+++ Extracted records +++

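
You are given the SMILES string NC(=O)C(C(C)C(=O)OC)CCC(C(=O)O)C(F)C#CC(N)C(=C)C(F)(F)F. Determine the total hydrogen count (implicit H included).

22

Walk through each heavy atom and fill implicit hydrogens from standard valence (C 4, N 3, O 2, S 2, halogen 1):
  atom 1: N, bond orders sum to 1 (valence 3) → 2 H
  atom 2: C, bond orders sum to 4 (valence 4) → 0 H
  atom 3: O, bond orders sum to 2 (valence 2) → 0 H
  atom 4: C, bond orders sum to 3 (valence 4) → 1 H
  atom 5: C, bond orders sum to 3 (valence 4) → 1 H
  atom 6: C, bond orders sum to 1 (valence 4) → 3 H
  atom 7: C, bond orders sum to 4 (valence 4) → 0 H
  atom 8: O, bond orders sum to 2 (valence 2) → 0 H
  atom 9: O, bond orders sum to 2 (valence 2) → 0 H
  atom 10: C, bond orders sum to 1 (valence 4) → 3 H
  atom 11: C, bond orders sum to 2 (valence 4) → 2 H
  atom 12: C, bond orders sum to 2 (valence 4) → 2 H
  atom 13: C, bond orders sum to 3 (valence 4) → 1 H
  atom 14: C, bond orders sum to 4 (valence 4) → 0 H
  atom 15: O, bond orders sum to 2 (valence 2) → 0 H
  atom 16: O, bond orders sum to 1 (valence 2) → 1 H
  atom 17: C, bond orders sum to 3 (valence 4) → 1 H
  atom 18: F (halogen, monovalent) → 0 H
  atom 19: C, bond orders sum to 4 (valence 4) → 0 H
  atom 20: C, bond orders sum to 4 (valence 4) → 0 H
  atom 21: C, bond orders sum to 3 (valence 4) → 1 H
  atom 22: N, bond orders sum to 1 (valence 3) → 2 H
  atom 23: C, bond orders sum to 4 (valence 4) → 0 H
  atom 24: C, bond orders sum to 2 (valence 4) → 2 H
  atom 25: C, bond orders sum to 4 (valence 4) → 0 H
  atom 26: F (halogen, monovalent) → 0 H
  atom 27: F (halogen, monovalent) → 0 H
  atom 28: F (halogen, monovalent) → 0 H
Total hydrogens: 22.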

+++

• _Problem requirements_:
All of the material should be set down exactly as it reads.

• _Reply to the exercise_:
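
You are given the SMILES string NC(=O)C(C(C)C(=O)OC)CCC(C(=O)O)C(F)C#CC(N)C(=C)C(F)(F)F. Determine the total hydrogen count (implicit H included).

22

Walk through each heavy atom and fill implicit hydrogens from standard valence (C 4, N 3, O 2, S 2, halogen 1):
  atom 1: N, bond orders sum to 1 (valence 3) → 2 H
  atom 2: C, bond orders sum to 4 (valence 4) → 0 H
  atom 3: O, bond orders sum to 2 (valence 2) → 0 H
  atom 4: C, bond orders sum to 3 (valence 4) → 1 H
  atom 5: C, bond orders sum to 3 (valence 4) → 1 H
  atom 6: C, bond orders sum to 1 (valence 4) → 3 H
  atom 7: C, bond orders sum to 4 (valence 4) → 0 H
  atom 8: O, bond orders sum to 2 (valence 2) → 0 H
  atom 9: O, bond orders sum to 2 (valence 2) → 0 H
  atom 10: C, bond orders sum to 1 (valence 4) → 3 H
  atom 11: C, bond orders sum to 2 (valence 4) → 2 H
  atom 12: C, bond orders sum to 2 (valence 4) → 2 H
  atom 13: C, bond orders sum to 3 (valence 4) → 1 H
  atom 14: C, bond orders sum to 4 (valence 4) → 0 H
  atom 15: O, bond orders sum to 2 (valence 2) → 0 H
  atom 16: O, bond orders sum to 1 (valence 2) → 1 H
  atom 17: C, bond orders sum to 3 (valence 4) → 1 H
  atom 18: F (halogen, monovalent) → 0 H
  atom 19: C, bond orders sum to 4 (valence 4) → 0 H
  atom 20: C, bond orders sum to 4 (valence 4) → 0 H
  atom 21: C, bond orders sum to 3 (valence 4) → 1 H
  atom 22: N, bond orders sum to 1 (valence 3) → 2 H
  atom 23: C, bond orders sum to 4 (valence 4) → 0 H
  atom 24: C, bond orders sum to 2 (valence 4) → 2 H
  atom 25: C, bond orders sum to 4 (valence 4) → 0 H
  atom 26: F (halogen, monovalent) → 0 H
  atom 27: F (halogen, monovalent) → 0 H
  atom 28: F (halogen, monovalent) → 0 H
Total hydrogens: 22.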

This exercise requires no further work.